**BRIEF**
Give the data again exactly as it appears.
DATA SECTION: Begin
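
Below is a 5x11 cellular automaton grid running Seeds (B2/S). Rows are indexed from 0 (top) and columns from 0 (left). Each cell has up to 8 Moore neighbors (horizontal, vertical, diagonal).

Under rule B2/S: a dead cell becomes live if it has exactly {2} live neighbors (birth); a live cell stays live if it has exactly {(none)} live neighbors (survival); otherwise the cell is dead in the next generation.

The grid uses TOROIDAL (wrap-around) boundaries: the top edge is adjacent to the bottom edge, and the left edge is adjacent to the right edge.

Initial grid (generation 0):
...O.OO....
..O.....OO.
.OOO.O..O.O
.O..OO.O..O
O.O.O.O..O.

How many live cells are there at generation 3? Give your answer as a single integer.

Simulating step by step:
Generation 0 (given above): 22 live cells
Generation 1: 3 live cells
...........
O.........O
...........
...........
........O..
Generation 2: 5 live cells
O........OO
...........
O.........O
...........
...........
Generation 3: 5 live cells
...........
.O.........
...........
O.........O
O........O.
Population at generation 3: 5

Answer: 5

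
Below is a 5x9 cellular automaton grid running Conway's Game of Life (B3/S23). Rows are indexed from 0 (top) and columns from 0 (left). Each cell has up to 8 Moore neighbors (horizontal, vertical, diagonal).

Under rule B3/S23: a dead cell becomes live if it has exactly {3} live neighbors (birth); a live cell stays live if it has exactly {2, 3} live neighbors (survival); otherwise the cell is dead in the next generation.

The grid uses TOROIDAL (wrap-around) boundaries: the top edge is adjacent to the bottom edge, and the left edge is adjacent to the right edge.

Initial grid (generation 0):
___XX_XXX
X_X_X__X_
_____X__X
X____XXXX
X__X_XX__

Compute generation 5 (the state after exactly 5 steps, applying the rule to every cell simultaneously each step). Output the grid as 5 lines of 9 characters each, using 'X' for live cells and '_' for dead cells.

Answer: _________
_________
__XX_____
__X__X___
__X_X____

Derivation:
Simulating step by step:
Generation 0 (given above): 20 live cells
Generation 1: 11 live cells
XXX______
X___X____
_X__XX___
X________
X__X_____
Generation 2: 19 live cells
X_XX____X
X_XXXX___
XX__XX___
XX__X____
X_X_____X
Generation 3: 7 live cells
_________
_____X___
________X
__XXXX___
__X______
Generation 4: 7 live cells
_________
_________
___X_X___
__XXX____
__X_X____
Generation 5: 6 live cells
(generation 5 grid is the final answer)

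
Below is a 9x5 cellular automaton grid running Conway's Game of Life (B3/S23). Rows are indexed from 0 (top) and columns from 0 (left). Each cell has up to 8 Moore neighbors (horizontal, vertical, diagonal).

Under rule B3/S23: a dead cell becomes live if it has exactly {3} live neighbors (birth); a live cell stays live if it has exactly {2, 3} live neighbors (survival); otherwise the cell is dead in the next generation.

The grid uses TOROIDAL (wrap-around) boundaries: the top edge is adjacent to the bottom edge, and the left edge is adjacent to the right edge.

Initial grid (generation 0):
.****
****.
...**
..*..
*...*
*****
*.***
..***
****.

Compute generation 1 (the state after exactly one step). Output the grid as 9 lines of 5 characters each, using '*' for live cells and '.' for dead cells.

Answer: .....
.....
*...*
*....
.....
.....
.....
.....
.....

Derivation:
Simulating step by step:
Generation 0 (given above): 29 live cells
Generation 1: 3 live cells
(generation 1 grid is the final answer)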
DATA SECTION: End
**REPLY TO THE TASK**
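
Below is a 5x11 cellular automaton grid running Seeds (B2/S). Rows are indexed from 0 (top) and columns from 0 (left). Each cell has up to 8 Moore neighbors (horizontal, vertical, diagonal).

Under rule B2/S: a dead cell becomes live if it has exactly {2} live neighbors (birth); a live cell stays live if it has exactly {(none)} live neighbors (survival); otherwise the cell is dead in the next generation.

The grid uses TOROIDAL (wrap-around) boundaries: the top edge is adjacent to the bottom edge, and the left edge is adjacent to the right edge.

Initial grid (generation 0):
...O.OO....
..O.....OO.
.OOO.O..O.O
.O..OO.O..O
O.O.O.O..O.

How many live cells are there at generation 3? Give your answer as a single integer.

Simulating step by step:
Generation 0 (given above): 22 live cells
Generation 1: 3 live cells
...........
O.........O
...........
...........
........O..
Generation 2: 5 live cells
O........OO
...........
O.........O
...........
...........
Generation 3: 5 live cells
...........
.O.........
...........
O.........O
O........O.
Population at generation 3: 5

Answer: 5

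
Below is a 5x9 cellular automaton grid running Conway's Game of Life (B3/S23). Rows are indexed from 0 (top) and columns from 0 (left). Each cell has up to 8 Moore neighbors (horizontal, vertical, diagonal).

Under rule B3/S23: a dead cell becomes live if it has exactly {3} live neighbors (birth); a live cell stays live if it has exactly {2, 3} live neighbors (survival); otherwise the cell is dead in the next generation.

The grid uses TOROIDAL (wrap-around) boundaries: the top edge is adjacent to the bottom edge, and the left edge is adjacent to the right edge.

Initial grid (generation 0):
___XX_XXX
X_X_X__X_
_____X__X
X____XXXX
X__X_XX__

Compute generation 5 (the state after exactly 5 steps, applying the rule to every cell simultaneously each step). Output the grid as 5 lines of 9 characters each, using 'X' for live cells and '_' for dead cells.

Answer: _________
_________
__XX_____
__X__X___
__X_X____

Derivation:
Simulating step by step:
Generation 0 (given above): 20 live cells
Generation 1: 11 live cells
XXX______
X___X____
_X__XX___
X________
X__X_____
Generation 2: 19 live cells
X_XX____X
X_XXXX___
XX__XX___
XX__X____
X_X_____X
Generation 3: 7 live cells
_________
_____X___
________X
__XXXX___
__X______
Generation 4: 7 live cells
_________
_________
___X_X___
__XXX____
__X_X____
Generation 5: 6 live cells
(generation 5 grid is the final answer)

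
Below is a 9x5 cellular automaton grid running Conway's Game of Life (B3/S23). Rows are indexed from 0 (top) and columns from 0 (left). Each cell has up to 8 Moore neighbors (horizontal, vertical, diagonal).

Under rule B3/S23: a dead cell becomes live if it has exactly {3} live neighbors (birth); a live cell stays live if it has exactly {2, 3} live neighbors (survival); otherwise the cell is dead in the next generation.

The grid uses TOROIDAL (wrap-around) boundaries: the top edge is adjacent to the bottom edge, and the left edge is adjacent to the right edge.

Initial grid (generation 0):
.****
****.
...**
..*..
*...*
*****
*.***
..***
****.

Compute generation 1 (the state after exactly one step). Output the grid as 9 lines of 5 characters each, using '*' for live cells and '.' for dead cells.

Answer: .....
.....
*...*
*....
.....
.....
.....
.....
.....

Derivation:
Simulating step by step:
Generation 0 (given above): 29 live cells
Generation 1: 3 live cells
(generation 1 grid is the final answer)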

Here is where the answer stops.